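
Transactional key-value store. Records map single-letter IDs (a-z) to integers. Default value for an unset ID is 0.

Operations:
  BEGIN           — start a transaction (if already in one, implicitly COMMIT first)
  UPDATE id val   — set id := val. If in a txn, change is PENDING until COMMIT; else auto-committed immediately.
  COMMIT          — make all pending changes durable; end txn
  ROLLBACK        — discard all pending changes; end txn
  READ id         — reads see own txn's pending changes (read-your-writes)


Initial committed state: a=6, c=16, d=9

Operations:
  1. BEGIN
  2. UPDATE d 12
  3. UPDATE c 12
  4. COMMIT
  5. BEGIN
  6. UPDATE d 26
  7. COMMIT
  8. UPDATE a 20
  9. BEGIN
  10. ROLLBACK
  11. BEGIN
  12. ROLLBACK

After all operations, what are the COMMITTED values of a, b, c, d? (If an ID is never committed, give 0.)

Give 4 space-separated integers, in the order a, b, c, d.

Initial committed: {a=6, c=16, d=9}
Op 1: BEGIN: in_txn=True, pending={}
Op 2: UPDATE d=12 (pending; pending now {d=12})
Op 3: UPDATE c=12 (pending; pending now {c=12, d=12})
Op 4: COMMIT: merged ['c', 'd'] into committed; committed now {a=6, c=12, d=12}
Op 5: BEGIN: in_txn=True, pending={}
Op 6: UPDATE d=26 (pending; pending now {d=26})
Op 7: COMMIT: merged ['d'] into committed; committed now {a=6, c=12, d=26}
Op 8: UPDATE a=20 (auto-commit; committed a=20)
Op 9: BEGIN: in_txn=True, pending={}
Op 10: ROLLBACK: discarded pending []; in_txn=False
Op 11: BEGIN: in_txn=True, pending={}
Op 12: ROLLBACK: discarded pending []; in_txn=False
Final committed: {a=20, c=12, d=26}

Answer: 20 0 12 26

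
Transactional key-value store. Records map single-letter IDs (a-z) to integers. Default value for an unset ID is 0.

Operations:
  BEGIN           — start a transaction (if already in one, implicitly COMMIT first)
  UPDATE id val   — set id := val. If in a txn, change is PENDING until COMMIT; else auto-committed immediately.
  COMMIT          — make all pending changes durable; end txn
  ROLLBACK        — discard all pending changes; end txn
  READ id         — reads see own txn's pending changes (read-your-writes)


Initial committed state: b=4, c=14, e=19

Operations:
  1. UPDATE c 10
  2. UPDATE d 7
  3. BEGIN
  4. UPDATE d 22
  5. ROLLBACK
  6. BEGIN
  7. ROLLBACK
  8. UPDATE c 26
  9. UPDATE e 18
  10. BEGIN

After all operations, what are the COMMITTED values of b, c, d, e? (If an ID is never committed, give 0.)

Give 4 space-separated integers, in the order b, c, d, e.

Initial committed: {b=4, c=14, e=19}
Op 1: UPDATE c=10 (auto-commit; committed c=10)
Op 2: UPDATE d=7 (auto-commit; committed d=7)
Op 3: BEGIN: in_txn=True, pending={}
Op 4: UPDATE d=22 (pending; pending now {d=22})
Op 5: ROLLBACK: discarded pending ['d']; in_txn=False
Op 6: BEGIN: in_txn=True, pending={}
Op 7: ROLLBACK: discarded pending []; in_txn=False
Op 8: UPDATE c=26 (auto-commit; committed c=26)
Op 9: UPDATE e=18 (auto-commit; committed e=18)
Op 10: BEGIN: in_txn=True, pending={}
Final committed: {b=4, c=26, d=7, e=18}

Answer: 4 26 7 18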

[Goal of the exercise]: Each line of the listing that contains the word "values" must be copied.

[Expected output]:
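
After all operations, what are the COMMITTED values of a, b, c, d? (If an ID is never committed, give 0.)
After all operations, what are the COMMITTED values of b, c, d, e? (If an ID is never committed, give 0.)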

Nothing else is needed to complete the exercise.